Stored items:

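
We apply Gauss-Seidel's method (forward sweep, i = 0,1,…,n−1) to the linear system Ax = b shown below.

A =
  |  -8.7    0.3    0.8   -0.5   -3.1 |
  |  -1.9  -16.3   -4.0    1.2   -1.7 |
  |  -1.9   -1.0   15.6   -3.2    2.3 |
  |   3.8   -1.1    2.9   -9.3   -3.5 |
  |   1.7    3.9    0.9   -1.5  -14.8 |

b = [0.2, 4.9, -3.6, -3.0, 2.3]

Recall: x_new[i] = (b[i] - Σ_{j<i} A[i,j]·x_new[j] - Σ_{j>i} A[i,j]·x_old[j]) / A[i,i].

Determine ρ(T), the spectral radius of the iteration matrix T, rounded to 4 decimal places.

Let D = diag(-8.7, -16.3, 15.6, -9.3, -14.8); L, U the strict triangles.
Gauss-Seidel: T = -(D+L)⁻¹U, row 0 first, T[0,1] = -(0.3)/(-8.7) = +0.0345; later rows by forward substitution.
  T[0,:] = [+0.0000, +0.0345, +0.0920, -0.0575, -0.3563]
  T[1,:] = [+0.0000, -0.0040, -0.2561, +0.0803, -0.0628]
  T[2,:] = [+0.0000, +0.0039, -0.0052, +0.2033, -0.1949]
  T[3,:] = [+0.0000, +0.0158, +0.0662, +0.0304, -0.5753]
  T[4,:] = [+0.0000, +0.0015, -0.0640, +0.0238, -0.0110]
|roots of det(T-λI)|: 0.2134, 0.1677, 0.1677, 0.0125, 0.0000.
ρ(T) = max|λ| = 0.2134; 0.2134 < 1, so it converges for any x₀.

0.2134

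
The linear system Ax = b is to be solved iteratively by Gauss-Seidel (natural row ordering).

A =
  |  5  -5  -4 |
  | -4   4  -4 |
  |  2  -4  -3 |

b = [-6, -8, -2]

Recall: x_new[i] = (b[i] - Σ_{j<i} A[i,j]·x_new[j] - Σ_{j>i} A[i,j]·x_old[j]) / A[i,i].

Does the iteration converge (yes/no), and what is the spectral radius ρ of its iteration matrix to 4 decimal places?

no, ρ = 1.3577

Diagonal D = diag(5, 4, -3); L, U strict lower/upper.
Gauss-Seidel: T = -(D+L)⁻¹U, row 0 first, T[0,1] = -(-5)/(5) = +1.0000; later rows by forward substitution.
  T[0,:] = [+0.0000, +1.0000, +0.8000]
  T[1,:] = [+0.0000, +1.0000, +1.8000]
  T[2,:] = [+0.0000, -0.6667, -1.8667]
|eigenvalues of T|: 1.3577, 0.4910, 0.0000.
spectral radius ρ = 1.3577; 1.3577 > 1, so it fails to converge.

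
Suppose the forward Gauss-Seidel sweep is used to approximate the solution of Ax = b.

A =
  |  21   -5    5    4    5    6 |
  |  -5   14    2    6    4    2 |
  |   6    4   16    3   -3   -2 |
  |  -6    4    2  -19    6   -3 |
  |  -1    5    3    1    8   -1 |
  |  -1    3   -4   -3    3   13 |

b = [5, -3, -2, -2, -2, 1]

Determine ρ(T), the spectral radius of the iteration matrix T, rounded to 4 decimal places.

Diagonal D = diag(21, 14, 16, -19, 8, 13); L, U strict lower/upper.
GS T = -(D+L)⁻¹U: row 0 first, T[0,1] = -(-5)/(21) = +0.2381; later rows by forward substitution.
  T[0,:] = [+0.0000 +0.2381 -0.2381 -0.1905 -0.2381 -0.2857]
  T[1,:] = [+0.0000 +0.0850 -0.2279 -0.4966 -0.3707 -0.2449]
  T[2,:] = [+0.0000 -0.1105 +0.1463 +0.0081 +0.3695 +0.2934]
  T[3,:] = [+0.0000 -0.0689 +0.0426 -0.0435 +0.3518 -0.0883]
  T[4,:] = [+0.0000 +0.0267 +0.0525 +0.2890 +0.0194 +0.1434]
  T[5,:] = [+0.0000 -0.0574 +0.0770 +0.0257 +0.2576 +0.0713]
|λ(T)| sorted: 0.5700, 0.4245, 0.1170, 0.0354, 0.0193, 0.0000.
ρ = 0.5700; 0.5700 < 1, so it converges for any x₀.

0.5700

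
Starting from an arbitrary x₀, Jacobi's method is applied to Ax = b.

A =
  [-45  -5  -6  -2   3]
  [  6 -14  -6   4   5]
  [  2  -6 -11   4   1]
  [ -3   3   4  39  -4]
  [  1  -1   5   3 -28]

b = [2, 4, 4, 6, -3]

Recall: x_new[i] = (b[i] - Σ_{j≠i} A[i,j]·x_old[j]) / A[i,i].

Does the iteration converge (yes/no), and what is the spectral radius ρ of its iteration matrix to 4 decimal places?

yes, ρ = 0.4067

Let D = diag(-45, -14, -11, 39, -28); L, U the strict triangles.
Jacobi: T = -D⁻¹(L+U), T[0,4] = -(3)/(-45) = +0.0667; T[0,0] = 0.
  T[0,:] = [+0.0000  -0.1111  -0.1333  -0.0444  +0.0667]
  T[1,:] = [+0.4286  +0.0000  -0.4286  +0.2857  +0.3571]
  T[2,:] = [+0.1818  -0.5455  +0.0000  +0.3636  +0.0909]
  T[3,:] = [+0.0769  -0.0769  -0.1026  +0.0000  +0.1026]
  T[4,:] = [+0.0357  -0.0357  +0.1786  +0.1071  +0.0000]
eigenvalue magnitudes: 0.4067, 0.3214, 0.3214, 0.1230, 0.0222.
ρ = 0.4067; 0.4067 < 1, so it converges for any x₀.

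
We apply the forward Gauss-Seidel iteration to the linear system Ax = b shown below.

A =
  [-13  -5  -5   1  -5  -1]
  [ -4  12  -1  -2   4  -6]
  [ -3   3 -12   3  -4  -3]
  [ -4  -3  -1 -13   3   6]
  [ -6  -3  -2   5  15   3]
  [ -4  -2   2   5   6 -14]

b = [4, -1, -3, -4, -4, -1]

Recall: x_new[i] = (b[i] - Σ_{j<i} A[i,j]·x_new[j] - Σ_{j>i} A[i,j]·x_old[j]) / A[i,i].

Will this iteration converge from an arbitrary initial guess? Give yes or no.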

--

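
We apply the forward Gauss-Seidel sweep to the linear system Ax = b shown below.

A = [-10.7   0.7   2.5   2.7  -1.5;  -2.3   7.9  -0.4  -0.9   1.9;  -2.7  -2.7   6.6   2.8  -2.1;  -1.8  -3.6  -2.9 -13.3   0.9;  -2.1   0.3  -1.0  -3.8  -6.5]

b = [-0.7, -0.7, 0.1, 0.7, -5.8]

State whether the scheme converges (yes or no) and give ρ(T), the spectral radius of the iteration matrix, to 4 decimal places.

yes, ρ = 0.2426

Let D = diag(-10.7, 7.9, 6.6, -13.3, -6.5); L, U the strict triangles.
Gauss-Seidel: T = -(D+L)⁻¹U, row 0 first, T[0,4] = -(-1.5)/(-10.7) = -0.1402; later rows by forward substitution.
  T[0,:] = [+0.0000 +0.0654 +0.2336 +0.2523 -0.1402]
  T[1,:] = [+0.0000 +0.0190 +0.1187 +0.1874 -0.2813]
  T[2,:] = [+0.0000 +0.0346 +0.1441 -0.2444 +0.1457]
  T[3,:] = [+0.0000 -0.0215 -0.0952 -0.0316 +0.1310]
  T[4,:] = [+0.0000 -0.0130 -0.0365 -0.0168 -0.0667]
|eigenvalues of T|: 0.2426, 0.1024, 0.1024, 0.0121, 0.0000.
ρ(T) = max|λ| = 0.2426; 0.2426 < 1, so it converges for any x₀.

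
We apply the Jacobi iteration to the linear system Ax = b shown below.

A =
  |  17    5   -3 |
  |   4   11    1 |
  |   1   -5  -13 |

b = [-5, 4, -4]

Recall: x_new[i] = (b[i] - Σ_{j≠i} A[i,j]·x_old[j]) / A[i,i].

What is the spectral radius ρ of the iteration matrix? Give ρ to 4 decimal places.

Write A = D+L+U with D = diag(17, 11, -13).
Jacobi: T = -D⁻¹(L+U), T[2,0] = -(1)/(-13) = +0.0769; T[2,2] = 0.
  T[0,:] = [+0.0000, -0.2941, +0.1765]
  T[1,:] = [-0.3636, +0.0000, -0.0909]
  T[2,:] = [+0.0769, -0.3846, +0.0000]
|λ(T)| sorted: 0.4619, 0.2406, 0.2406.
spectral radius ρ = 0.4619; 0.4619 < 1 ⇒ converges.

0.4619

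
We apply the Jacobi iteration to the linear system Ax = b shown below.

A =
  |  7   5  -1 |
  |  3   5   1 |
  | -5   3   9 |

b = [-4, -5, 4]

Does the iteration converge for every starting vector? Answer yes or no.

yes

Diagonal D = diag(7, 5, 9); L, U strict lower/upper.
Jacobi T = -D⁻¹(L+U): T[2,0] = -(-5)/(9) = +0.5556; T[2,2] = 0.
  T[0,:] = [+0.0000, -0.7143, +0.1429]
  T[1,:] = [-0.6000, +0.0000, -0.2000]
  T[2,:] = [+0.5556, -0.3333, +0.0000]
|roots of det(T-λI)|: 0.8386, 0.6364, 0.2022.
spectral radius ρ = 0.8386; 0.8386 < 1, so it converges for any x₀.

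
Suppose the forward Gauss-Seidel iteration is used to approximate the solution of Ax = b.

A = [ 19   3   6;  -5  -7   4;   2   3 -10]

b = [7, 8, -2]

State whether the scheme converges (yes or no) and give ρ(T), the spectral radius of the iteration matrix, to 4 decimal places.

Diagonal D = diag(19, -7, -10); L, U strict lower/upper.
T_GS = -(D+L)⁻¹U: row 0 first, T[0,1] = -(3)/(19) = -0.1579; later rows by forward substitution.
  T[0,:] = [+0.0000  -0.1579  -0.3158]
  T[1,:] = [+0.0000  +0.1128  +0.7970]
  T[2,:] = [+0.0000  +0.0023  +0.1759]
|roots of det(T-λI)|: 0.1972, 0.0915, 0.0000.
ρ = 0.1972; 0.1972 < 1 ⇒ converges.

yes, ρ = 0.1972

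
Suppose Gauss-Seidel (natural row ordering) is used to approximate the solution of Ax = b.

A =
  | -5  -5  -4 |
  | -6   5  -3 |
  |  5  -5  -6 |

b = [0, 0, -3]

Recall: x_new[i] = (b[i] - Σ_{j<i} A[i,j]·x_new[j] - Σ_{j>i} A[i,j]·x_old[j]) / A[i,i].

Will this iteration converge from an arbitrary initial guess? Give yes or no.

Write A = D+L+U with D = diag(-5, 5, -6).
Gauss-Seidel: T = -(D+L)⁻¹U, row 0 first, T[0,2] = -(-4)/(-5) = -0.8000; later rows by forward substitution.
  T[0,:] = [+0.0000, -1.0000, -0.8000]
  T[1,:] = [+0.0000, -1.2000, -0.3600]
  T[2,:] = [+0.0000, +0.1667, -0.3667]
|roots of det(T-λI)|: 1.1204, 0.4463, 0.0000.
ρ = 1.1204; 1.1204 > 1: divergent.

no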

What to work on:
A complete answer gives every line of the data that includes "shown".

Answer section:
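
We apply Gauss-Seidel's method (forward sweep, i = 0,1,…,n−1) to the linear system Ax = b shown below.
We apply the forward Gauss-Seidel iteration to the linear system Ax = b shown below.
We apply the forward Gauss-Seidel sweep to the linear system Ax = b shown below.
We apply the Jacobi iteration to the linear system Ax = b shown below.
We apply the Jacobi iteration to the linear system Ax = b shown below.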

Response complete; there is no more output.